◆ WHAT YOU SHOULD DO ◆
Print out the entries exactly, and include each one.

◆ EXERCISE DATA ◆
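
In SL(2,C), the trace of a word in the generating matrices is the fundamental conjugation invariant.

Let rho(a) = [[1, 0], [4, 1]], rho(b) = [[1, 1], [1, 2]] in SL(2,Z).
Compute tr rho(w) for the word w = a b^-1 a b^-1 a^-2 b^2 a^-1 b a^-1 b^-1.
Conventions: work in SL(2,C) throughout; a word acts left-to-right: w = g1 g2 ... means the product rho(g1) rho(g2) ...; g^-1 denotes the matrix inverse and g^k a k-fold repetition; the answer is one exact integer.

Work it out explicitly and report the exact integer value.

50

rho(a) = [[1, 0], [4, 1]]
... * rho(b^-1) = [[2, -1], [-1, 1]]  ->  [[2, -1], [7, -3]]
... * rho(a) = [[1, 0], [4, 1]]  ->  [[-2, -1], [-5, -3]]
... * rho(b^-1) = [[2, -1], [-1, 1]]  ->  [[-3, 1], [-7, 2]]
... * rho(a^-1) = [[1, 0], [-4, 1]]  ->  [[-7, 1], [-15, 2]]
... * rho(a^-1) = [[1, 0], [-4, 1]]  ->  [[-11, 1], [-23, 2]]
... * rho(b) = [[1, 1], [1, 2]]  ->  [[-10, -9], [-21, -19]]
... * rho(b) = [[1, 1], [1, 2]]  ->  [[-19, -28], [-40, -59]]
... * rho(a^-1) = [[1, 0], [-4, 1]]  ->  [[93, -28], [196, -59]]
... * rho(b) = [[1, 1], [1, 2]]  ->  [[65, 37], [137, 78]]
... * rho(a^-1) = [[1, 0], [-4, 1]]  ->  [[-83, 37], [-175, 78]]
... * rho(b^-1) = [[2, -1], [-1, 1]]  ->  [[-203, 120], [-428, 253]]
tr = -203 + 253 = 50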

◆ SOLUTION TO THIS EXERCISE ◆
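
In SL(2,C), the trace of a word in the generating matrices is the fundamental conjugation invariant.

Let rho(a) = [[1, 0], [4, 1]], rho(b) = [[1, 1], [1, 2]] in SL(2,Z).
Compute tr rho(w) for the word w = a b^-1 a b^-1 a^-2 b^2 a^-1 b a^-1 b^-1.
Conventions: work in SL(2,C) throughout; a word acts left-to-right: w = g1 g2 ... means the product rho(g1) rho(g2) ...; g^-1 denotes the matrix inverse and g^k a k-fold repetition; the answer is one exact integer.

Work it out explicitly and report the exact integer value.

50

rho(a) = [[1, 0], [4, 1]]
... * rho(b^-1) = [[2, -1], [-1, 1]]  ->  [[2, -1], [7, -3]]
... * rho(a) = [[1, 0], [4, 1]]  ->  [[-2, -1], [-5, -3]]
... * rho(b^-1) = [[2, -1], [-1, 1]]  ->  [[-3, 1], [-7, 2]]
... * rho(a^-1) = [[1, 0], [-4, 1]]  ->  [[-7, 1], [-15, 2]]
... * rho(a^-1) = [[1, 0], [-4, 1]]  ->  [[-11, 1], [-23, 2]]
... * rho(b) = [[1, 1], [1, 2]]  ->  [[-10, -9], [-21, -19]]
... * rho(b) = [[1, 1], [1, 2]]  ->  [[-19, -28], [-40, -59]]
... * rho(a^-1) = [[1, 0], [-4, 1]]  ->  [[93, -28], [196, -59]]
... * rho(b) = [[1, 1], [1, 2]]  ->  [[65, 37], [137, 78]]
... * rho(a^-1) = [[1, 0], [-4, 1]]  ->  [[-83, 37], [-175, 78]]
... * rho(b^-1) = [[2, -1], [-1, 1]]  ->  [[-203, 120], [-428, 253]]
tr = -203 + 253 = 50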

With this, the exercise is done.